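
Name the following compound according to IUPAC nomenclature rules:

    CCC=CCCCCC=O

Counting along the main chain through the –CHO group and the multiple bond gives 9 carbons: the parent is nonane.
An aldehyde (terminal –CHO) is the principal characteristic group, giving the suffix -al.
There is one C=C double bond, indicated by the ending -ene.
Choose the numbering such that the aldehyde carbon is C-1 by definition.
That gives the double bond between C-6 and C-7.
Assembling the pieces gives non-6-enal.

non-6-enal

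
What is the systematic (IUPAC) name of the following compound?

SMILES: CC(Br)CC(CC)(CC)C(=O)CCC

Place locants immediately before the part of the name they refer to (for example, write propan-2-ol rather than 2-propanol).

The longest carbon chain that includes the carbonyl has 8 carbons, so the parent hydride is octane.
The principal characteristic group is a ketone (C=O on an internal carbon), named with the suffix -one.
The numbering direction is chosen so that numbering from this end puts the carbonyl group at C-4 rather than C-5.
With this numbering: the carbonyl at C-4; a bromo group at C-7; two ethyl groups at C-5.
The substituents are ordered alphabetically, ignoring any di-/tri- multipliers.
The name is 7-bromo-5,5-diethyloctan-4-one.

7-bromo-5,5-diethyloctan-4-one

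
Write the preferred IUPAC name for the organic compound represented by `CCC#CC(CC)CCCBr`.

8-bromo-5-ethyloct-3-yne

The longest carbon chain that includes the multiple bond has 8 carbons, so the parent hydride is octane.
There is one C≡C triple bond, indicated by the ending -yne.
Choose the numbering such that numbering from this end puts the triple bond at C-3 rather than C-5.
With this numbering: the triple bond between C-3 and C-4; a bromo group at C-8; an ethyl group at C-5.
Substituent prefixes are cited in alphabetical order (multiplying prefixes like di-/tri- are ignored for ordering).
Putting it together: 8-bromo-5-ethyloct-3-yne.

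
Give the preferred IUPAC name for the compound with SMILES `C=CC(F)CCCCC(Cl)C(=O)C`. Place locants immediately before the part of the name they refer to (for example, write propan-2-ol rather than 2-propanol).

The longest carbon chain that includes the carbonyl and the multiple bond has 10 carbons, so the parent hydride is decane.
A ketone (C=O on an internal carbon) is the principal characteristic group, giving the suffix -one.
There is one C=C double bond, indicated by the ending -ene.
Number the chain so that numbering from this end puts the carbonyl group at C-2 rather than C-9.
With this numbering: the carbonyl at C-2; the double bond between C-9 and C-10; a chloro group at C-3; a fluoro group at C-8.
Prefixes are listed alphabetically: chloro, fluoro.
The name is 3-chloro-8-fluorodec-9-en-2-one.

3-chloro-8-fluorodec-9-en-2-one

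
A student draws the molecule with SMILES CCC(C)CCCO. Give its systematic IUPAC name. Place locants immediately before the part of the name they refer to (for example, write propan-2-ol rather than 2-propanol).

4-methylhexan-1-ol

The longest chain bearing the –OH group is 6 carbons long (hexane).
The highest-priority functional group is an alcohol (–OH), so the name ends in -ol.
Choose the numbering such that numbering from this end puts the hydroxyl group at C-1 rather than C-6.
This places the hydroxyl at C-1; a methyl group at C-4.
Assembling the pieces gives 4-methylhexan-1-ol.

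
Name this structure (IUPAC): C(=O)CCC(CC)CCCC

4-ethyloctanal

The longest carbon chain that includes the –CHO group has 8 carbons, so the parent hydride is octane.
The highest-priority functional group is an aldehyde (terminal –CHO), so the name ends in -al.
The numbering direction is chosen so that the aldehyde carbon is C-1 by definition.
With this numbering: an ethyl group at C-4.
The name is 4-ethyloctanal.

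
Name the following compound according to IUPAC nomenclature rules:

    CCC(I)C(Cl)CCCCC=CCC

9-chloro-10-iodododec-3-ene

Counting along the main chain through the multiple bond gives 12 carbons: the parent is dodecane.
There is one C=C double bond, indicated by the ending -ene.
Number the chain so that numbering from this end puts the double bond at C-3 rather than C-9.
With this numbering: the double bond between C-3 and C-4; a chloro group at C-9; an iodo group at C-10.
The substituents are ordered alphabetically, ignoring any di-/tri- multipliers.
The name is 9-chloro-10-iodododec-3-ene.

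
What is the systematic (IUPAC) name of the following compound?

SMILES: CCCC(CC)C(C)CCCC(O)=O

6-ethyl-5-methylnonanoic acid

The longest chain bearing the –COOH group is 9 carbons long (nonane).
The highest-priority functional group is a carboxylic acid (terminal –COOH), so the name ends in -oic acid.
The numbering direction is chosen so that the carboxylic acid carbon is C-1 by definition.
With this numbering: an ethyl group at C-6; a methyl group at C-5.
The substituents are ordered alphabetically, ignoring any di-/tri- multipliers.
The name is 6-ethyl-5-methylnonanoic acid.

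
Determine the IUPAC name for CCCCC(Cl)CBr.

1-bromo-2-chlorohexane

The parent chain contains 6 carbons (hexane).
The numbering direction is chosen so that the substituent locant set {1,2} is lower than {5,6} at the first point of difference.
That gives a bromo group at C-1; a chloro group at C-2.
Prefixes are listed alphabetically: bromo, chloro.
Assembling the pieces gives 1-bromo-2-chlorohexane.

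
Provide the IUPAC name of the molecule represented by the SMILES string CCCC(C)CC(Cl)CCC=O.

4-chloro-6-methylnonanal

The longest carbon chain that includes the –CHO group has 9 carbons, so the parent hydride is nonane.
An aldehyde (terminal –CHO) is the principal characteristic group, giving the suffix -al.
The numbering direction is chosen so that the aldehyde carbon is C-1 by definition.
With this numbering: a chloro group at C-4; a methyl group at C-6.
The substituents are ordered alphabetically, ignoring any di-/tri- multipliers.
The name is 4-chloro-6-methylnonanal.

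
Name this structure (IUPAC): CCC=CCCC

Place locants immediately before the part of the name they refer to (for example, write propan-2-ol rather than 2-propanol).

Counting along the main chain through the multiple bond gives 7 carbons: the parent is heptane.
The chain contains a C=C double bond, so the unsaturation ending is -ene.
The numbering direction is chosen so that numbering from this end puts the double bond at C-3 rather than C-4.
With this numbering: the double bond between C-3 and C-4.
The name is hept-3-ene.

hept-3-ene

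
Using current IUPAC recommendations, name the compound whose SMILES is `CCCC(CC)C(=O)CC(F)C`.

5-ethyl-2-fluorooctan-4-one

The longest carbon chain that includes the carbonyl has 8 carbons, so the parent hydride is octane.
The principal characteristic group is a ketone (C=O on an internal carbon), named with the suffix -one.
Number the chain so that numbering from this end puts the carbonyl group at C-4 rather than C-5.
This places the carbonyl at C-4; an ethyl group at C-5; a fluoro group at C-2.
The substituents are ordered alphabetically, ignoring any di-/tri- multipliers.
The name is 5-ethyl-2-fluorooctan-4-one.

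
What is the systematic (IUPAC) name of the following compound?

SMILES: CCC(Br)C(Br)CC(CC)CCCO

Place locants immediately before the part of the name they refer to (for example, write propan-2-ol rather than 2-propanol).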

○ ○ ○ ○ ○ ○ ○

Once more, write out the entries exactly as they were written.

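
Name the following compound according to IUPAC nomenclature rules:

    CCC=CCCCCC=O

Counting along the main chain through the –CHO group and the multiple bond gives 9 carbons: the parent is nonane.
An aldehyde (terminal –CHO) is the principal characteristic group, giving the suffix -al.
There is one C=C double bond, indicated by the ending -ene.
Choose the numbering such that the aldehyde carbon is C-1 by definition.
That gives the double bond between C-6 and C-7.
Assembling the pieces gives non-6-enal.

non-6-enal

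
What is the systematic (IUPAC) name of the following compound?

SMILES: CC(Br)CC(CC)(CC)C(=O)CCC

Place locants immediately before the part of the name they refer to (for example, write propan-2-ol rather than 2-propanol).

The longest carbon chain that includes the carbonyl has 8 carbons, so the parent hydride is octane.
The principal characteristic group is a ketone (C=O on an internal carbon), named with the suffix -one.
The numbering direction is chosen so that numbering from this end puts the carbonyl group at C-4 rather than C-5.
With this numbering: the carbonyl at C-4; a bromo group at C-7; two ethyl groups at C-5.
The substituents are ordered alphabetically, ignoring any di-/tri- multipliers.
The name is 7-bromo-5,5-diethyloctan-4-one.

7-bromo-5,5-diethyloctan-4-one

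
Write the preferred IUPAC name for the organic compound represented by `CCC#CC(CC)CCCBr`.

8-bromo-5-ethyloct-3-yne

The longest carbon chain that includes the multiple bond has 8 carbons, so the parent hydride is octane.
There is one C≡C triple bond, indicated by the ending -yne.
Choose the numbering such that numbering from this end puts the triple bond at C-3 rather than C-5.
With this numbering: the triple bond between C-3 and C-4; a bromo group at C-8; an ethyl group at C-5.
Substituent prefixes are cited in alphabetical order (multiplying prefixes like di-/tri- are ignored for ordering).
Putting it together: 8-bromo-5-ethyloct-3-yne.

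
Give the preferred IUPAC name for the compound with SMILES `C=CC(F)CCCCC(Cl)C(=O)C`. Place locants immediately before the part of the name they refer to (for example, write propan-2-ol rather than 2-propanol).

The longest carbon chain that includes the carbonyl and the multiple bond has 10 carbons, so the parent hydride is decane.
A ketone (C=O on an internal carbon) is the principal characteristic group, giving the suffix -one.
There is one C=C double bond, indicated by the ending -ene.
Number the chain so that numbering from this end puts the carbonyl group at C-2 rather than C-9.
With this numbering: the carbonyl at C-2; the double bond between C-9 and C-10; a chloro group at C-3; a fluoro group at C-8.
Prefixes are listed alphabetically: chloro, fluoro.
The name is 3-chloro-8-fluorodec-9-en-2-one.

3-chloro-8-fluorodec-9-en-2-one

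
A student draws the molecule with SMILES CCC(C)CCCO. Give its systematic IUPAC name. Place locants immediately before the part of the name they refer to (for example, write propan-2-ol rather than 2-propanol).

4-methylhexan-1-ol

The longest chain bearing the –OH group is 6 carbons long (hexane).
The highest-priority functional group is an alcohol (–OH), so the name ends in -ol.
Choose the numbering such that numbering from this end puts the hydroxyl group at C-1 rather than C-6.
This places the hydroxyl at C-1; a methyl group at C-4.
Assembling the pieces gives 4-methylhexan-1-ol.

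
Name this structure (IUPAC): C(=O)CCC(CC)CCCC

4-ethyloctanal

The longest carbon chain that includes the –CHO group has 8 carbons, so the parent hydride is octane.
The highest-priority functional group is an aldehyde (terminal –CHO), so the name ends in -al.
The numbering direction is chosen so that the aldehyde carbon is C-1 by definition.
With this numbering: an ethyl group at C-4.
The name is 4-ethyloctanal.

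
Name the following compound according to IUPAC nomenclature rules:

    CCC(I)C(Cl)CCCCC=CCC

9-chloro-10-iodododec-3-ene

Counting along the main chain through the multiple bond gives 12 carbons: the parent is dodecane.
There is one C=C double bond, indicated by the ending -ene.
Number the chain so that numbering from this end puts the double bond at C-3 rather than C-9.
With this numbering: the double bond between C-3 and C-4; a chloro group at C-9; an iodo group at C-10.
The substituents are ordered alphabetically, ignoring any di-/tri- multipliers.
The name is 9-chloro-10-iodododec-3-ene.

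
What is the systematic (IUPAC) name of the following compound?

SMILES: CCCC(CC)C(C)CCCC(O)=O

6-ethyl-5-methylnonanoic acid

The longest chain bearing the –COOH group is 9 carbons long (nonane).
The highest-priority functional group is a carboxylic acid (terminal –COOH), so the name ends in -oic acid.
The numbering direction is chosen so that the carboxylic acid carbon is C-1 by definition.
With this numbering: an ethyl group at C-6; a methyl group at C-5.
The substituents are ordered alphabetically, ignoring any di-/tri- multipliers.
The name is 6-ethyl-5-methylnonanoic acid.

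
Determine the IUPAC name for CCCCC(Cl)CBr.

1-bromo-2-chlorohexane

The parent chain contains 6 carbons (hexane).
The numbering direction is chosen so that the substituent locant set {1,2} is lower than {5,6} at the first point of difference.
That gives a bromo group at C-1; a chloro group at C-2.
Prefixes are listed alphabetically: bromo, chloro.
Assembling the pieces gives 1-bromo-2-chlorohexane.

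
Provide the IUPAC name of the molecule represented by the SMILES string CCCC(C)CC(Cl)CCC=O.

4-chloro-6-methylnonanal

The longest carbon chain that includes the –CHO group has 9 carbons, so the parent hydride is nonane.
An aldehyde (terminal –CHO) is the principal characteristic group, giving the suffix -al.
The numbering direction is chosen so that the aldehyde carbon is C-1 by definition.
With this numbering: a chloro group at C-4; a methyl group at C-6.
The substituents are ordered alphabetically, ignoring any di-/tri- multipliers.
The name is 4-chloro-6-methylnonanal.

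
Name this structure (IUPAC): CCC=CCCC

Place locants immediately before the part of the name they refer to (for example, write propan-2-ol rather than 2-propanol).

Counting along the main chain through the multiple bond gives 7 carbons: the parent is heptane.
The chain contains a C=C double bond, so the unsaturation ending is -ene.
The numbering direction is chosen so that numbering from this end puts the double bond at C-3 rather than C-4.
With this numbering: the double bond between C-3 and C-4.
The name is hept-3-ene.

hept-3-ene

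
Using current IUPAC recommendations, name the compound whose SMILES is `CCCC(CC)C(=O)CC(F)C`.

5-ethyl-2-fluorooctan-4-one

The longest carbon chain that includes the carbonyl has 8 carbons, so the parent hydride is octane.
The principal characteristic group is a ketone (C=O on an internal carbon), named with the suffix -one.
Number the chain so that numbering from this end puts the carbonyl group at C-4 rather than C-5.
This places the carbonyl at C-4; an ethyl group at C-5; a fluoro group at C-2.
The substituents are ordered alphabetically, ignoring any di-/tri- multipliers.
The name is 5-ethyl-2-fluorooctan-4-one.

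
What is the systematic (IUPAC) name of the following compound?

SMILES: CCC(Br)C(Br)CC(CC)CCCO

Place locants immediately before the part of the name they refer to (for example, write propan-2-ol rather than 2-propanol).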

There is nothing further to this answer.